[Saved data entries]
____

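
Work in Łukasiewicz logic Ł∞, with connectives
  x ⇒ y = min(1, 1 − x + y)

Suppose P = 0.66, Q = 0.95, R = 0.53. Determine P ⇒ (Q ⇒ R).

0.92

Q ⇒ R = min(1, 1 − 0.95 + 0.53) = min(1, 0.58) = 0.58
P ⇒ (Q ⇒ R) = min(1, 1 − 0.66 + 0.58) = min(1, 0.92) = 0.92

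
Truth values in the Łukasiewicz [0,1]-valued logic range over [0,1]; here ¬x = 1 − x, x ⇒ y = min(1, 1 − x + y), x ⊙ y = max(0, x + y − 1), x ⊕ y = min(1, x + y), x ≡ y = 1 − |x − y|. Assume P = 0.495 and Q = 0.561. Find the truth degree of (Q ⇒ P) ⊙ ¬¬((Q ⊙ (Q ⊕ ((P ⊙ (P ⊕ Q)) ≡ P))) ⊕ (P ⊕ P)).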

____

Gather from the entries above all lines that include the string "logic".

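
Work in Łukasiewicz logic Ł∞, with connectives
Truth values in the Łukasiewicz [0,1]-valued logic range over [0,1]; here ¬x = 1 − x, x ⇒ y = min(1, 1 − x + y), x ⊙ y = max(0, x + y − 1), x ⊕ y = min(1, x + y), x ≡ y = 1 − |x − y|. Assume P = 0.495 and Q = 0.561. Find the truth degree of (Q ⇒ P) ⊙ ¬¬((Q ⊙ (Q ⊕ ((P ⊙ (P ⊕ Q)) ≡ P))) ⊕ (P ⊕ P)).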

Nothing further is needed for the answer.